### [Task description]
Answer with the exact lines of the following material from the one containing "Decide whether the" through the one containing "Define an equivalence", both end lines included.

### [Excerpted data]
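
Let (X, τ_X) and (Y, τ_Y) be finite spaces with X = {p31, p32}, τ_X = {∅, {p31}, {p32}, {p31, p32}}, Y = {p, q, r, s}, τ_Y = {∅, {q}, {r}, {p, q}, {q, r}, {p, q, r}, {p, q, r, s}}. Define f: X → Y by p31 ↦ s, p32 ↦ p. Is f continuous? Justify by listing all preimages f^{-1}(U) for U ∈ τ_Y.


f IS continuous.

Compute f^{-1}(U) for each U ∈ τ_Y:
  U = ∅: f^{-1}(U) = ∅ ∈ τ_X ✓.
  U = {q}: f^{-1}(U) = ∅ ∈ τ_X ✓.
  U = {r}: f^{-1}(U) = ∅ ∈ τ_X ✓.
  U = {p, q}: f^{-1}(U) = {p32} ∈ τ_X ✓.
  U = {q, r}: f^{-1}(U) = ∅ ∈ τ_X ✓.
  U = {p, q, r}: f^{-1}(U) = {p32} ∈ τ_X ✓.
  U = {p, q, r, s}: f^{-1}(U) = {p31, p32} ∈ τ_X ✓.
Every preimage lies in τ_X, so f IS continuous.


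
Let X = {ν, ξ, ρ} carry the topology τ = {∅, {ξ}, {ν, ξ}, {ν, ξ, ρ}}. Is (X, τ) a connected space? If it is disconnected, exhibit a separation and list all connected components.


(X, τ) is connected.

Find clopen sets (U ∈ τ with X ∖ U ∈ τ):
  U = ∅, X ∖ U = {ν, ξ, ρ} — both open, so U is clopen.
  U = {ν, ξ, ρ}, X ∖ U = ∅ — both open, so U is clopen.
Only trivial clopens (∅ and X) exist, so (X, τ) is connected.
Compute connected components by grouping points that agree on all clopens:
  component: {ν, ξ, ρ}


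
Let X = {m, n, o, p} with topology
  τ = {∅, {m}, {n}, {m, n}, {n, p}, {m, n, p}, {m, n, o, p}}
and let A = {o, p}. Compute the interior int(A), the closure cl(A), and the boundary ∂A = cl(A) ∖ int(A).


int(A) = ∅, cl(A) = {o, p}, ∂A = {o, p}.

Closed sets in (X, τ) are complements of opens:
  closed(X, τ) = {∅, {o}, {m, o}, {o, p}, {m, o, p}, {n, o, p}, {m, n, o, p}}.
int(A) = ⋃ {U ∈ τ : U ⊆ A}. Opens contained in A: ∅.
Taking the union of these: int(A) = ∅.
cl(A) = ⋂ {C closed : A ⊆ C}. Closed sets containing A: {o, p}, {m, o, p}, {n, o, p}, {m, n, o, p}.
Intersecting these: cl(A) = {o, p}.
∂A = cl(A) ∖ int(A) = {o, p} ∖ ∅ = {o, p}.


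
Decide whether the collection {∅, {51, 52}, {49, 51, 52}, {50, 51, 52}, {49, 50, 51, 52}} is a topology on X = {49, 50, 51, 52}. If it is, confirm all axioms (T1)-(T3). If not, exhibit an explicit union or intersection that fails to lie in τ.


τ IS a topology on X.

Axiom (T1): ∅ ∈ τ? Yes; X ∈ τ? Yes.
Axiom (T2/T3): check pairwise unions and intersections of members of τ.
All pairwise intersections and unions checked — each lies in τ. Therefore τ satisfies (T1), (T2), (T3): it IS a topology on X.


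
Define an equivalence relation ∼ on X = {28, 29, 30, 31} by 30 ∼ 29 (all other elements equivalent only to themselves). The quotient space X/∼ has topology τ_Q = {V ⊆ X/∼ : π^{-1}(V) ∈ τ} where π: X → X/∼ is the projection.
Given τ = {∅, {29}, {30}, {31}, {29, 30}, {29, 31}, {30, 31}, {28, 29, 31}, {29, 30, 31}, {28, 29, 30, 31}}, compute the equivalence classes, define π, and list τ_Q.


X/∼ = {[28], [29=30], [31]}; |τ_Q| = 5.

Equivalence classes: [28], [29=30], [31].
Quotient map π: X → X/∼ sends 28 ↦ [28], 29 ↦ [29=30], 30 ↦ [29=30], 31 ↦ [31].
For each subset V ⊆ X/∼, compute π^{-1}(V) ⊆ X and check whether π^{-1}(V) ∈ τ. V is open in τ_Q iff π^{-1}(V) ∈ τ.
  V = {}: π^{-1}(V) = ∅ ∈ τ ✓.
  V = {[28]}: π^{-1}(V) = {28} ∉ τ ✗.
  V = {[29=30]}: π^{-1}(V) = {29, 30} ∈ τ ✓.
  V = {[28], [29=30]}: π^{-1}(V) = {28, 29, 30} ∉ τ ✗.
  V = {[31]}: π^{-1}(V) = {31} ∈ τ ✓.
  V = {[28], [31]}: π^{-1}(V) = {28, 31} ∉ τ ✗.
  V = {[29=30], [31]}: π^{-1}(V) = {29, 30, 31} ∈ τ ✓.
  V = {[28], [29=30], [31]}: π^{-1}(V) = {28, 29, 30, 31} ∈ τ ✓.
Open sets in the quotient: τ_Q = {{}, {[29=30]}, {[31]}, {[29=30], [31]}, {[28], [29=30], [31]}} (5 elements).


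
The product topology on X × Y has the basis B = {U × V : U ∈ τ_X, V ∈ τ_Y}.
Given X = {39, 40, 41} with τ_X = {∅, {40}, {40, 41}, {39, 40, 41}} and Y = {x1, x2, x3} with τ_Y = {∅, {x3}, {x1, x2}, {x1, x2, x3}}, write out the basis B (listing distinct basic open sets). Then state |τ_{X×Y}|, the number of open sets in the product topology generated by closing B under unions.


Basis B = {∅ × ∅, {40} × {x3}, {40} × {x1, x2}, {40, 41} × {x3}, {39, 40, 41} × {x3}, {40} × {x1, x2, x3}, {40, 41} × {x1, x2}, {39, 40, 41} × {x1, x2}, {40, 41} × {x1, x2, x3}, {39, 40, 41} × {x1, x2, x3}}; |τ_{X×Y}| = 16.

Enumerate products U × V with U ∈ τ_X, V ∈ τ_Y (deduplicated):
  ∅ × ∅ = {} (∅)
  {40} × {x3} = {(40,x3)}
  {40} × {x1, x2} = {(40,x1), (40,x2)}
  {40, 41} × {x3} = {(40,x3), (41,x3)}
  {39, 40, 41} × {x3} = {(39,x3), (40,x3), (41,x3)}
  {40} × {x1, x2, x3} = {(40,x1), (40,x2), (40,x3)}
  {40, 41} × {x1, x2} = {(40,x1), (40,x2), (41,x1), (41,x2)}
  {39, 40, 41} × {x1, x2} = {(39,x1), (39,x2), (40,x1), (40,x2), (41,x1), (41,x2)}
  {40, 41} × {x1, x2, x3} = {(40,x1), (40,x2), (40,x3), (41,x1), (41,x2), (41,x3)}
  {39, 40, 41} × {x1, x2, x3} = {(39,x1), (39,x2), (39,x3), (40,x1), (40,x2), (40,x3), (41,x1), (41,x2), (41,x3)}
These 10 distinct sets form the basis B.
Close under arbitrary unions to get τ_{X×Y}; counting gives |τ_{X×Y}| = 16.


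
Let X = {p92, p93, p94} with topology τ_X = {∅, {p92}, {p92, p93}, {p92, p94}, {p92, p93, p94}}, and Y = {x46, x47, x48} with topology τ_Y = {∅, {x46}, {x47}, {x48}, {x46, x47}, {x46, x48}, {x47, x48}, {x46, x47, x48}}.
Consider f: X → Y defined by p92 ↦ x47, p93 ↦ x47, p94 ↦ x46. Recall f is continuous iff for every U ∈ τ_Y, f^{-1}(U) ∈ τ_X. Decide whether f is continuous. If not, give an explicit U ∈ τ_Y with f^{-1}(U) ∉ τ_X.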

### [Solution to this exercise]
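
Decide whether the collection {∅, {51, 52}, {49, 51, 52}, {50, 51, 52}, {49, 50, 51, 52}} is a topology on X = {49, 50, 51, 52}. If it is, confirm all axioms (T1)-(T3). If not, exhibit an explicit union or intersection that fails to lie in τ.


τ IS a topology on X.

Axiom (T1): ∅ ∈ τ? Yes; X ∈ τ? Yes.
Axiom (T2/T3): check pairwise unions and intersections of members of τ.
All pairwise intersections and unions checked — each lies in τ. Therefore τ satisfies (T1), (T2), (T3): it IS a topology on X.


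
Define an equivalence relation ∼ on X = {28, 29, 30, 31} by 30 ∼ 29 (all other elements equivalent only to themselves). The quotient space X/∼ has topology τ_Q = {V ⊆ X/∼ : π^{-1}(V) ∈ τ} where π: X → X/∼ is the projection.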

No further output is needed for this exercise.